*** Source records Section Begins ***

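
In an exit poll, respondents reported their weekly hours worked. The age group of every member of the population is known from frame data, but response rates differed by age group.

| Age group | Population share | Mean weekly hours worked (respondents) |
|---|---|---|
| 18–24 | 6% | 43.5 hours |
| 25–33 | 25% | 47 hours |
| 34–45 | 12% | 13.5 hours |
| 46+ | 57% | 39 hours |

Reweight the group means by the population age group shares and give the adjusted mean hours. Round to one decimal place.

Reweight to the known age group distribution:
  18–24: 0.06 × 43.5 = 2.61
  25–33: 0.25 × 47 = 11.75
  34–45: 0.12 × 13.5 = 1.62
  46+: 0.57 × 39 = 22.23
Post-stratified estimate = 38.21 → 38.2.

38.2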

*** Source records Section Ends ***
*** Source records Section Begins ***

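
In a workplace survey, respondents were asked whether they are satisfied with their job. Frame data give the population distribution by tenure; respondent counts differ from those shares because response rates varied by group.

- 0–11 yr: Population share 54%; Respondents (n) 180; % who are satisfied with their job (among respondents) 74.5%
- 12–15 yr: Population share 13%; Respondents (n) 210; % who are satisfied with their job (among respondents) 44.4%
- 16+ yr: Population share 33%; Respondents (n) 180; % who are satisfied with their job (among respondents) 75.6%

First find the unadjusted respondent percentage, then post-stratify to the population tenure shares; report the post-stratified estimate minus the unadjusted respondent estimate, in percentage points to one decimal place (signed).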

*** Source records Section Ends ***

Exercise aim: From the records above, print only the lines between the one holding "- 16+ yr: Population" and the one holding "First find the", inclusive, exactly as they stand.

Solution for this exercise:
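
- 16+ yr: Population share 33%; Respondents (n) 180; % who are satisfied with their job (among respondents) 75.6%

First find the unadjusted respondent percentage, then post-stratify to the population tenure shares; report the post-stratified estimate minus the unadjusted respondent estimate, in percentage points to one decimal place (signed).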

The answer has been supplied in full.